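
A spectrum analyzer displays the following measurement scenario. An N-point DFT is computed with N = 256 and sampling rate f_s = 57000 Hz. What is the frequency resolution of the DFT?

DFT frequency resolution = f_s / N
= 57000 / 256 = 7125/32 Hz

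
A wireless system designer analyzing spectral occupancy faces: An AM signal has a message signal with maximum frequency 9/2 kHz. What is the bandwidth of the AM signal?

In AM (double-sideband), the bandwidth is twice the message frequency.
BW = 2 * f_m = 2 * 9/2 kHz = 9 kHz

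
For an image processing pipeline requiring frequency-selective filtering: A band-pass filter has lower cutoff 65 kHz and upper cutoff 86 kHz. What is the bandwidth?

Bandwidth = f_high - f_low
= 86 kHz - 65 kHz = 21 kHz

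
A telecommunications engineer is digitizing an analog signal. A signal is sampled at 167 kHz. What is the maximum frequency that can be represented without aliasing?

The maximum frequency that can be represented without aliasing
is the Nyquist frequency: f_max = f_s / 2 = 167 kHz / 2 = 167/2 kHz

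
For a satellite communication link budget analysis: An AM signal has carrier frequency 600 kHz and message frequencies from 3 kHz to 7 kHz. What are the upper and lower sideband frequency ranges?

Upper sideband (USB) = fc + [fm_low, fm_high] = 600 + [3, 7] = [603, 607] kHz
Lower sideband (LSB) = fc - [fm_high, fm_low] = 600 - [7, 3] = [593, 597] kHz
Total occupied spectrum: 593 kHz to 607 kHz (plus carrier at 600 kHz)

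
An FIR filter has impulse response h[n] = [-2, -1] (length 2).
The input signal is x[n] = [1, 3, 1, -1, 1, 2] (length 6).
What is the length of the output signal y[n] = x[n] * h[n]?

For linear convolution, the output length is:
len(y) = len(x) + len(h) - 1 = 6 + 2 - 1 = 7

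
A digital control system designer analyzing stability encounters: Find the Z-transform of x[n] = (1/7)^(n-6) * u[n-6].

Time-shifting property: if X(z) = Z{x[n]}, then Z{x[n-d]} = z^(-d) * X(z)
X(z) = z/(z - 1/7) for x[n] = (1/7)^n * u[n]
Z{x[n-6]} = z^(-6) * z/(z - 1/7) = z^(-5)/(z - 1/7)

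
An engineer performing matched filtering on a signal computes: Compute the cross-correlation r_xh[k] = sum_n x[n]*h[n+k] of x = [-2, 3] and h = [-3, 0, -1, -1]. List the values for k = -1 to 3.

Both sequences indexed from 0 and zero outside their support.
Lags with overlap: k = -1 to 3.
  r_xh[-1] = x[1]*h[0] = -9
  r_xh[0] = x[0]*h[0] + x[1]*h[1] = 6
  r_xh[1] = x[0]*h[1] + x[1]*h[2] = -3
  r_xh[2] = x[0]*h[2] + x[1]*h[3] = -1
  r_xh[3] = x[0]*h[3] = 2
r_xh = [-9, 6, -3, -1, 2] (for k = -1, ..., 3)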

YOUR INSTRUCTIONS
All the entries above must be repeated exactly as they were given.

OUTPUT OF THE TASK
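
A spectrum analyzer displays the following measurement scenario. An N-point DFT is computed with N = 256 and sampling rate f_s = 57000 Hz. What is the frequency resolution of the DFT?

DFT frequency resolution = f_s / N
= 57000 / 256 = 7125/32 Hz

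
A wireless system designer analyzing spectral occupancy faces: An AM signal has a message signal with maximum frequency 9/2 kHz. What is the bandwidth of the AM signal?

In AM (double-sideband), the bandwidth is twice the message frequency.
BW = 2 * f_m = 2 * 9/2 kHz = 9 kHz

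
For an image processing pipeline requiring frequency-selective filtering: A band-pass filter has lower cutoff 65 kHz and upper cutoff 86 kHz. What is the bandwidth?

Bandwidth = f_high - f_low
= 86 kHz - 65 kHz = 21 kHz

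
A telecommunications engineer is digitizing an analog signal. A signal is sampled at 167 kHz. What is the maximum frequency that can be represented without aliasing?

The maximum frequency that can be represented without aliasing
is the Nyquist frequency: f_max = f_s / 2 = 167 kHz / 2 = 167/2 kHz

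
For a satellite communication link budget analysis: An AM signal has carrier frequency 600 kHz and message frequencies from 3 kHz to 7 kHz. What are the upper and lower sideband frequency ranges?

Upper sideband (USB) = fc + [fm_low, fm_high] = 600 + [3, 7] = [603, 607] kHz
Lower sideband (LSB) = fc - [fm_high, fm_low] = 600 - [7, 3] = [593, 597] kHz
Total occupied spectrum: 593 kHz to 607 kHz (plus carrier at 600 kHz)

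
An FIR filter has impulse response h[n] = [-2, -1] (length 2).
The input signal is x[n] = [1, 3, 1, -1, 1, 2] (length 6).
What is the length of the output signal y[n] = x[n] * h[n]?

For linear convolution, the output length is:
len(y) = len(x) + len(h) - 1 = 6 + 2 - 1 = 7

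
A digital control system designer analyzing stability encounters: Find the Z-transform of x[n] = (1/7)^(n-6) * u[n-6].

Time-shifting property: if X(z) = Z{x[n]}, then Z{x[n-d]} = z^(-d) * X(z)
X(z) = z/(z - 1/7) for x[n] = (1/7)^n * u[n]
Z{x[n-6]} = z^(-6) * z/(z - 1/7) = z^(-5)/(z - 1/7)

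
An engineer performing matched filtering on a signal computes: Compute the cross-correlation r_xh[k] = sum_n x[n]*h[n+k] of x = [-2, 3] and h = [-3, 0, -1, -1]. List the values for k = -1 to 3.

Both sequences indexed from 0 and zero outside their support.
Lags with overlap: k = -1 to 3.
  r_xh[-1] = x[1]*h[0] = -9
  r_xh[0] = x[0]*h[0] + x[1]*h[1] = 6
  r_xh[1] = x[0]*h[1] + x[1]*h[2] = -3
  r_xh[2] = x[0]*h[2] + x[1]*h[3] = -1
  r_xh[3] = x[0]*h[3] = 2
r_xh = [-9, 6, -3, -1, 2] (for k = -1, ..., 3)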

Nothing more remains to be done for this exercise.